▶ _What you are asked to do_
Transcribe each record as written.

Stored data

++++++

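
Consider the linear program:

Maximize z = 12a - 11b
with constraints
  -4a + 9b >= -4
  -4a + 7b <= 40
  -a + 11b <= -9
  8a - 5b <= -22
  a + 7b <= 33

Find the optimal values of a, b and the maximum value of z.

a = -109/26, b = -30/13, maximum z = -324/13

Feasible corners and z = 12a - 11b:
  (-97/2, -22) → z = -340
  (-109/26, -30/13) → z = -324/13
  (-503/37, -76/37) → z = -5200/37
  (-287/83, -94/83) → z = -2410/83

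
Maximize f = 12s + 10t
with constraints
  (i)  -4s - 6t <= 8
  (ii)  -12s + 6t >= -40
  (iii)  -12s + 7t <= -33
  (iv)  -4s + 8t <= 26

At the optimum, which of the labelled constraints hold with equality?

Corner points and f = 12s + 10t:
  (2, -8/3) → f = -8/3
  (71/50, -57/25) → f = -144/25
  (119/18, 59/9) → f = 1304/9
  (223/34, 111/17) → f = 144

The maximum is at (119/18, 59/9). Substituting into each constraint, equality holds for (ii) and (iv); the remaining constraints have slack.

(ii) and (iv)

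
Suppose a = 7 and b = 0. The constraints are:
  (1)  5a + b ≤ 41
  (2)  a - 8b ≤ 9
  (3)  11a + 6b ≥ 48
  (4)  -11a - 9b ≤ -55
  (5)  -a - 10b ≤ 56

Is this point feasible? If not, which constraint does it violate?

(1): 35 ≤ 41 ✓
(2): 7 ≤ 9 ✓
(3): 77 ≥ 48 ✓
(4): -77 ≤ -55 ✓
(5): -7 ≤ 56 ✓

feasible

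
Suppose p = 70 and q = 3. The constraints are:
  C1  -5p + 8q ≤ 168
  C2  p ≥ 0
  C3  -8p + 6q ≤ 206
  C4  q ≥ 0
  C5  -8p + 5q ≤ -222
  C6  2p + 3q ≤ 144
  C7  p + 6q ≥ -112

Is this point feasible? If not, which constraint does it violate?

not feasible — violates C6

Constraint C6: 2p + 3q = 149, which is not ≤ 144. All other constraints are satisfied.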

++++++

▶ _Result below_
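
Consider the linear program:

Maximize z = 12a - 11b
with constraints
  -4a + 9b >= -4
  -4a + 7b <= 40
  -a + 11b <= -9
  8a - 5b <= -22
  a + 7b <= 33

Find the optimal values of a, b and the maximum value of z.

a = -109/26, b = -30/13, maximum z = -324/13

Feasible corners and z = 12a - 11b:
  (-97/2, -22) → z = -340
  (-109/26, -30/13) → z = -324/13
  (-503/37, -76/37) → z = -5200/37
  (-287/83, -94/83) → z = -2410/83

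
Maximize f = 12s + 10t
with constraints
  (i)  -4s - 6t <= 8
  (ii)  -12s + 6t >= -40
  (iii)  -12s + 7t <= -33
  (iv)  -4s + 8t <= 26

At the optimum, which of the labelled constraints hold with equality?

Corner points and f = 12s + 10t:
  (2, -8/3) → f = -8/3
  (71/50, -57/25) → f = -144/25
  (119/18, 59/9) → f = 1304/9
  (223/34, 111/17) → f = 144

The maximum is at (119/18, 59/9). Substituting into each constraint, equality holds for (ii) and (iv); the remaining constraints have slack.

(ii) and (iv)

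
Suppose a = 7 and b = 0. The constraints are:
  (1)  5a + b ≤ 41
  (2)  a - 8b ≤ 9
  (3)  11a + 6b ≥ 48
  (4)  -11a - 9b ≤ -55
  (5)  -a - 10b ≤ 56

Is this point feasible? If not, which constraint does it violate?

(1): 35 ≤ 41 ✓
(2): 7 ≤ 9 ✓
(3): 77 ≥ 48 ✓
(4): -77 ≤ -55 ✓
(5): -7 ≤ 56 ✓

feasible

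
Suppose p = 70 and q = 3. The constraints are:
  C1  -5p + 8q ≤ 168
  C2  p ≥ 0
  C3  -8p + 6q ≤ 206
  C4  q ≥ 0
  C5  -8p + 5q ≤ -222
  C6  2p + 3q ≤ 144
  C7  p + 6q ≥ -112

Is this point feasible? If not, which constraint does it violate?

not feasible — violates C6

Constraint C6: 2p + 3q = 149, which is not ≤ 144. All other constraints are satisfied.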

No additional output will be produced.